Task: Across the listing below, how many lines include the word "visit"? The answer is that number, with nothing added.

━━━━━━━━━━━━━━━━━━━━━━━━━━━━━━

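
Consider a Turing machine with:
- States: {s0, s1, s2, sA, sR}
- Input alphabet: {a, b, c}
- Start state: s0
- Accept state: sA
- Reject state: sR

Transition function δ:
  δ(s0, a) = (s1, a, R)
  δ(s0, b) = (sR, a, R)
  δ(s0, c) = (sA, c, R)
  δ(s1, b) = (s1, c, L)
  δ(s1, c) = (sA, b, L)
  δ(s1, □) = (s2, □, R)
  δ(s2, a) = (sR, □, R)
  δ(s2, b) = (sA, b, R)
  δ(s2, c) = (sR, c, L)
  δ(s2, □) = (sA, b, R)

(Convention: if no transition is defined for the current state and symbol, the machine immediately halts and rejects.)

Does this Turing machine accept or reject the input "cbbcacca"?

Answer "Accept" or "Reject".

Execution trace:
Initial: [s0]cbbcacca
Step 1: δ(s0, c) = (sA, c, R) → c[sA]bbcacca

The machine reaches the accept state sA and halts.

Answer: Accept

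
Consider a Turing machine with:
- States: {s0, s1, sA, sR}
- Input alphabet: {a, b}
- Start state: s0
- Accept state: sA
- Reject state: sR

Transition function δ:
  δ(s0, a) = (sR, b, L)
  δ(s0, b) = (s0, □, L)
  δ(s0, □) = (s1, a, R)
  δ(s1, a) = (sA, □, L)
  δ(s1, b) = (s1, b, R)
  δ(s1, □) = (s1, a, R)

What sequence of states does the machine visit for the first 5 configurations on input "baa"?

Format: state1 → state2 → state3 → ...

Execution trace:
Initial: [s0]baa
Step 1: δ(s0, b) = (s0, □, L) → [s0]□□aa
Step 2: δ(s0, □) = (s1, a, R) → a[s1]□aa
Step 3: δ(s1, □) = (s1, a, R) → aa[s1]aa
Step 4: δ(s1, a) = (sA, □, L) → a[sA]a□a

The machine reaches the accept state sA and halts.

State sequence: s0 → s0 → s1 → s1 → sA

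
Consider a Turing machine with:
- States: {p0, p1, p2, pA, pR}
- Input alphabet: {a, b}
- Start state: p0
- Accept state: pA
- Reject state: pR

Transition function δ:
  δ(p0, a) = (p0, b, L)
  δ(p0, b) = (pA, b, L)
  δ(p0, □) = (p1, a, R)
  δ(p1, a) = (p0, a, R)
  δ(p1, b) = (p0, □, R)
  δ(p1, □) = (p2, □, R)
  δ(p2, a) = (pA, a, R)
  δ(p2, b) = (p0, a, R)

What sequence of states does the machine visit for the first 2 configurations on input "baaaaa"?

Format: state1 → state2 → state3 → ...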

━━━━━━━━━━━━━━━━━━━━━━━━━━━━━━

Output: 2